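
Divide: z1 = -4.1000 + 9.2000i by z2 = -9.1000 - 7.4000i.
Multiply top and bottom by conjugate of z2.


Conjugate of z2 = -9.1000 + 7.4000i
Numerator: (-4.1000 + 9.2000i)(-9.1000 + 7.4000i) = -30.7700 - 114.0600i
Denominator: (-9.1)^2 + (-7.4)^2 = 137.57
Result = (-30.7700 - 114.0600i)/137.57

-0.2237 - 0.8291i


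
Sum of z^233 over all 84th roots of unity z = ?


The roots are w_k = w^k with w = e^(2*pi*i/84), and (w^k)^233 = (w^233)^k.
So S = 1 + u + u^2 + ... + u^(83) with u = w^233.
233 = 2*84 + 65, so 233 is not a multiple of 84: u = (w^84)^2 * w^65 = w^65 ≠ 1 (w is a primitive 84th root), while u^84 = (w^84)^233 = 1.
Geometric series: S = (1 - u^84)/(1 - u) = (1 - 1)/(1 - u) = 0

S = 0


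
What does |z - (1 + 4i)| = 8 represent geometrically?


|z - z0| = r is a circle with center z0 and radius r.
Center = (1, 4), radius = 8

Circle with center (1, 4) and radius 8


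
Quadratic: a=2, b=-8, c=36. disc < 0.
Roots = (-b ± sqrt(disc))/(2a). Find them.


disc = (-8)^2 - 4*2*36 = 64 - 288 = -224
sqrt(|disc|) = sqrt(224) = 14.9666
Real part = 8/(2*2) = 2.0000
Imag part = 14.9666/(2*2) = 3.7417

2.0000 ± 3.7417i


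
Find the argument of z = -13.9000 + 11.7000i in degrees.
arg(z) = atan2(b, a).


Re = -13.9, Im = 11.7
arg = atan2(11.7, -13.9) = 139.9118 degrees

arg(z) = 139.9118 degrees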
◆ ◆ ◆
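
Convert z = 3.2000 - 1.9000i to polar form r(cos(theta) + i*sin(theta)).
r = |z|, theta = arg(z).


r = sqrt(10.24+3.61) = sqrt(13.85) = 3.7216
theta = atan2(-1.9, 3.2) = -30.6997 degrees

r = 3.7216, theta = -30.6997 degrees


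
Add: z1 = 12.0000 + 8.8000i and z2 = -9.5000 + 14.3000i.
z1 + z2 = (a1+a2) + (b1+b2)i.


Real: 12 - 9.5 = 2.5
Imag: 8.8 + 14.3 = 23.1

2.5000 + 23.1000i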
◆ ◆ ◆
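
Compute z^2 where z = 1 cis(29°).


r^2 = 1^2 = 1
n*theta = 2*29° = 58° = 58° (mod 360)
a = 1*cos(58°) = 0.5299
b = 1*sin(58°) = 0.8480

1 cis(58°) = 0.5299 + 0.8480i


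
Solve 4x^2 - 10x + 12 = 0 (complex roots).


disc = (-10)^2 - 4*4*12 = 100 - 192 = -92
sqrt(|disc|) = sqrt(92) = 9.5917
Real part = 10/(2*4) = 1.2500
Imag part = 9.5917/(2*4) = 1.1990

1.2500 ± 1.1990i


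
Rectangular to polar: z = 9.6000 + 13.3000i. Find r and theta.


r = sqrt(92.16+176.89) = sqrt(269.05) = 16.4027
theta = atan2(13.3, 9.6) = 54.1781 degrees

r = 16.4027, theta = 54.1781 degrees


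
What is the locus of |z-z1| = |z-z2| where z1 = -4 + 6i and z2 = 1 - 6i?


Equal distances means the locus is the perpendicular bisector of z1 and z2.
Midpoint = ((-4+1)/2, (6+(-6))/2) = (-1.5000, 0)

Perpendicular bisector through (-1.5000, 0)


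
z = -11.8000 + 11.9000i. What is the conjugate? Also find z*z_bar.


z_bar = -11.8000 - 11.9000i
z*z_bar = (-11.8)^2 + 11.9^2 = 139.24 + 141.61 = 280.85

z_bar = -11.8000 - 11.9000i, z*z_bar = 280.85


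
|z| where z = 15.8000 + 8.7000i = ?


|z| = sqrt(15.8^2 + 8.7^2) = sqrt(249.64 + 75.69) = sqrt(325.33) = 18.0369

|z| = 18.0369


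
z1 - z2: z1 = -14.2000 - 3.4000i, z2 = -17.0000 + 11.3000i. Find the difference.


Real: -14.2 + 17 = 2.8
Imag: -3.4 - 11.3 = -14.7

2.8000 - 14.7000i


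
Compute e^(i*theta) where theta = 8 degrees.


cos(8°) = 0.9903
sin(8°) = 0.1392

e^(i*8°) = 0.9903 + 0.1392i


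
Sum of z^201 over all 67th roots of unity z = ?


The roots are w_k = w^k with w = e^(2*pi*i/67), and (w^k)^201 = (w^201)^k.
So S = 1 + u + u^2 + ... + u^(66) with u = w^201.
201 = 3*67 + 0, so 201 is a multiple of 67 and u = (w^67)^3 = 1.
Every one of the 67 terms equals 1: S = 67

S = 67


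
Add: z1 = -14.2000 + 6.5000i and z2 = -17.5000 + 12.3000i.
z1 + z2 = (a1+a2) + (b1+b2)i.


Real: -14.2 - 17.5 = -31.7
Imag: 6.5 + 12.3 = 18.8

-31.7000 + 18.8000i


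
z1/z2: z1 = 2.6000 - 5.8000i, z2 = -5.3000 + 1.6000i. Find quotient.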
◆ ◆ ◆
- Task statement -
Using the records above, set down exactly the lines from the one with "Add: z1 = -14.2000" through the one with "z1/z2: z1 = 2.6000", inclusive, and nothing more.

- Finished task -
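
Add: z1 = -14.2000 + 6.5000i and z2 = -17.5000 + 12.3000i.
z1 + z2 = (a1+a2) + (b1+b2)i.


Real: -14.2 - 17.5 = -31.7
Imag: 6.5 + 12.3 = 18.8

-31.7000 + 18.8000i


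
z1/z2: z1 = 2.6000 - 5.8000i, z2 = -5.3000 + 1.6000i. Find quotient.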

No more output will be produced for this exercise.